ASSIGNED TASK:
When you find the line with "The EXIF metadata of a photograph lists S" among the records below, reproduce it and each line after it exactly, ending with the line with "5. 0823.37057,S 00052.867,W".

Collected data:

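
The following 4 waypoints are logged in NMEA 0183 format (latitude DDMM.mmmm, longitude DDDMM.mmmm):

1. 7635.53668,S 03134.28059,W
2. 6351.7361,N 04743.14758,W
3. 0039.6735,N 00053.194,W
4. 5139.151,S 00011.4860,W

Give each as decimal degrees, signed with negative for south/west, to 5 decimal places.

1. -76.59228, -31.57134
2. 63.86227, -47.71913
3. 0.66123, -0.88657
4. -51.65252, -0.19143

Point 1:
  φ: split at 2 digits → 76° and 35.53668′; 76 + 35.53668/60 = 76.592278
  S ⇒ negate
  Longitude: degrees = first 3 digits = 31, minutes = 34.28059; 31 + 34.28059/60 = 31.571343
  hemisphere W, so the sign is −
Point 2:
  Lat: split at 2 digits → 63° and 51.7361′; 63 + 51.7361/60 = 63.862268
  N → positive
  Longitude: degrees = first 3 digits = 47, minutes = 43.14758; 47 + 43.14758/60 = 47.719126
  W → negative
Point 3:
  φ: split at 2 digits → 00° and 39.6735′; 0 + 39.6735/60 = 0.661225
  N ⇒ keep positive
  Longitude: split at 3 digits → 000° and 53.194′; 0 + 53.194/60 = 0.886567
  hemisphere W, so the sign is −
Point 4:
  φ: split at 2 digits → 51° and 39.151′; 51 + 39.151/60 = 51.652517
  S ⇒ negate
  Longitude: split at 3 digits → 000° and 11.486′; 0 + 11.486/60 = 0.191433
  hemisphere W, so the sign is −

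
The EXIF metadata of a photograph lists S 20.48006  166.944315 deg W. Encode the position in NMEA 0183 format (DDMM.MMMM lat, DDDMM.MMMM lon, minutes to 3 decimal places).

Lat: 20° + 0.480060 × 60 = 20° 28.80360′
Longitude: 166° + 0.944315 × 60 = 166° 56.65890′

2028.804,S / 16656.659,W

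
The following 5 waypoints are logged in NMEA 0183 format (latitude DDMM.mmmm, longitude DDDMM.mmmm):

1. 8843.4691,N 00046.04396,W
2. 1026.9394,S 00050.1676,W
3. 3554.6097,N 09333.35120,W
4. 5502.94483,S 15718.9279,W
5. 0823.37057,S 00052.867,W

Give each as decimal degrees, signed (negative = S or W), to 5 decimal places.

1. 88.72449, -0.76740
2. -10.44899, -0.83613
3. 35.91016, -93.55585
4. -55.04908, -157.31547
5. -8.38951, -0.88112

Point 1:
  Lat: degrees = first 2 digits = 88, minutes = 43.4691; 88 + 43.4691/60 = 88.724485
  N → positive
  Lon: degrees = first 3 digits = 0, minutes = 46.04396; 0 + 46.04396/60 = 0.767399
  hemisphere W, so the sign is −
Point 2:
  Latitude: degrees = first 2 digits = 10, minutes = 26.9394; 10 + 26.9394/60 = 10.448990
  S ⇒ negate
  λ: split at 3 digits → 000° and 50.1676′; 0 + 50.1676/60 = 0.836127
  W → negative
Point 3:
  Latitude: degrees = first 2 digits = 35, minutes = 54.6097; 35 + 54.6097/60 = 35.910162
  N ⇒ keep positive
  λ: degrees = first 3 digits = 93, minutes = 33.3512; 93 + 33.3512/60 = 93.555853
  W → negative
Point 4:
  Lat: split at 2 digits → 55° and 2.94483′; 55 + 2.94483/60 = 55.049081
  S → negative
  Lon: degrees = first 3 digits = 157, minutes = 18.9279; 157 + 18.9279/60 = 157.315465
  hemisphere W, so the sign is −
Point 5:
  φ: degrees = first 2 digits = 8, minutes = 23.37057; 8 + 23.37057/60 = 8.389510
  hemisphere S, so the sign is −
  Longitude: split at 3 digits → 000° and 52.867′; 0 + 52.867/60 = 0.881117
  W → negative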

---

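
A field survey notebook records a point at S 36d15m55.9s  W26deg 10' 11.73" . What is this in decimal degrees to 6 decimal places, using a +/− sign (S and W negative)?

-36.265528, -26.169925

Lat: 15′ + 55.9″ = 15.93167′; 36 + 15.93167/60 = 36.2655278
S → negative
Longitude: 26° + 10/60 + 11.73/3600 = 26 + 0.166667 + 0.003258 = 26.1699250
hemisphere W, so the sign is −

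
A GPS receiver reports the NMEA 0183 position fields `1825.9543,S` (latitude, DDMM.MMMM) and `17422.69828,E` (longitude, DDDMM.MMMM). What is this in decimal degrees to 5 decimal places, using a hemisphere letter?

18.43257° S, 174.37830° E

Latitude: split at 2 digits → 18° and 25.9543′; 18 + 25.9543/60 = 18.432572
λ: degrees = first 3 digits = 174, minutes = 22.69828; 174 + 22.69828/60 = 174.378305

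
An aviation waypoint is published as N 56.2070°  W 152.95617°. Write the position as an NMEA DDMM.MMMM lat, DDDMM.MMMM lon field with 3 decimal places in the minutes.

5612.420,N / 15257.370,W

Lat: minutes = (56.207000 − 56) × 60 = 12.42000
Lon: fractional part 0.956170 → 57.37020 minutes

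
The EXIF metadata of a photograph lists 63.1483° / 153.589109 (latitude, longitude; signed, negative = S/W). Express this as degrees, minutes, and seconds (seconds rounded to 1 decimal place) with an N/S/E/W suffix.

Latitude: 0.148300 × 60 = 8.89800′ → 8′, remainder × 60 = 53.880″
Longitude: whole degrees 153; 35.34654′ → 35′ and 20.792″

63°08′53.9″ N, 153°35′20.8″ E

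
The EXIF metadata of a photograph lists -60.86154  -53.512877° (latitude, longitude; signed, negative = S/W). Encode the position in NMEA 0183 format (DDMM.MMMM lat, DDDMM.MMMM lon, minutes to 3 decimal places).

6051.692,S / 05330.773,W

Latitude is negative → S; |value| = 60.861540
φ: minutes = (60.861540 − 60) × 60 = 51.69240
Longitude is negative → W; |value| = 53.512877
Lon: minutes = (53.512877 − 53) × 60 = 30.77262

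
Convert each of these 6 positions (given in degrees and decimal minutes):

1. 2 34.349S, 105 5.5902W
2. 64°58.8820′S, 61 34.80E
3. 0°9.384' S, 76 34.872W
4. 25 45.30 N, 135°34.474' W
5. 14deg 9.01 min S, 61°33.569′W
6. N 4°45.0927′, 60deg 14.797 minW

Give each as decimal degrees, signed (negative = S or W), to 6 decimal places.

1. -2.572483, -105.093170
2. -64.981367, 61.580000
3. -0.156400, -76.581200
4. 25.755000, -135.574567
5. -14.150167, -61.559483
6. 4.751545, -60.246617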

--

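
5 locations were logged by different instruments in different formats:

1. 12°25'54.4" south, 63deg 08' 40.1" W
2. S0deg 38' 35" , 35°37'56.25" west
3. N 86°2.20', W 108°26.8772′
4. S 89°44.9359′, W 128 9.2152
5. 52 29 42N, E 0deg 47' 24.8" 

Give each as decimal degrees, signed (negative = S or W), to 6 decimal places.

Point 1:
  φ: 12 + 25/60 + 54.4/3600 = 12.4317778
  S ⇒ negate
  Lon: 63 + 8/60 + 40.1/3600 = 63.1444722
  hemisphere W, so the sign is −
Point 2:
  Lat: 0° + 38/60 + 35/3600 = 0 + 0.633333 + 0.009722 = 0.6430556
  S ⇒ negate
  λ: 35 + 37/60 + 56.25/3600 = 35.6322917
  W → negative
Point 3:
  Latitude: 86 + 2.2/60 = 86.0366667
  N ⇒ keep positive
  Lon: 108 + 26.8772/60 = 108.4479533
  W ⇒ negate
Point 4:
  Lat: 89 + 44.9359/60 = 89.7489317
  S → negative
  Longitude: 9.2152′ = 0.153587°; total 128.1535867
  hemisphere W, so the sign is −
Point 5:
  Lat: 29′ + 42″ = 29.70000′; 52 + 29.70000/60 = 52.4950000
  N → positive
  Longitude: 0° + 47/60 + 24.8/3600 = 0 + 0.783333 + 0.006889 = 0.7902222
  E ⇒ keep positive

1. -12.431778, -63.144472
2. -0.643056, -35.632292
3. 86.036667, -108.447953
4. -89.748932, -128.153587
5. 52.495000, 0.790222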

EXERCISE RESPONSE:
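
The EXIF metadata of a photograph lists S 20.48006  166.944315 deg W. Encode the position in NMEA 0183 format (DDMM.MMMM lat, DDDMM.MMMM lon, minutes to 3 decimal places).

Lat: 20° + 0.480060 × 60 = 20° 28.80360′
Longitude: 166° + 0.944315 × 60 = 166° 56.65890′

2028.804,S / 16656.659,W

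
The following 5 waypoints are logged in NMEA 0183 format (latitude DDMM.mmmm, longitude DDDMM.mmmm):

1. 8843.4691,N 00046.04396,W
2. 1026.9394,S 00050.1676,W
3. 3554.6097,N 09333.35120,W
4. 5502.94483,S 15718.9279,W
5. 0823.37057,S 00052.867,W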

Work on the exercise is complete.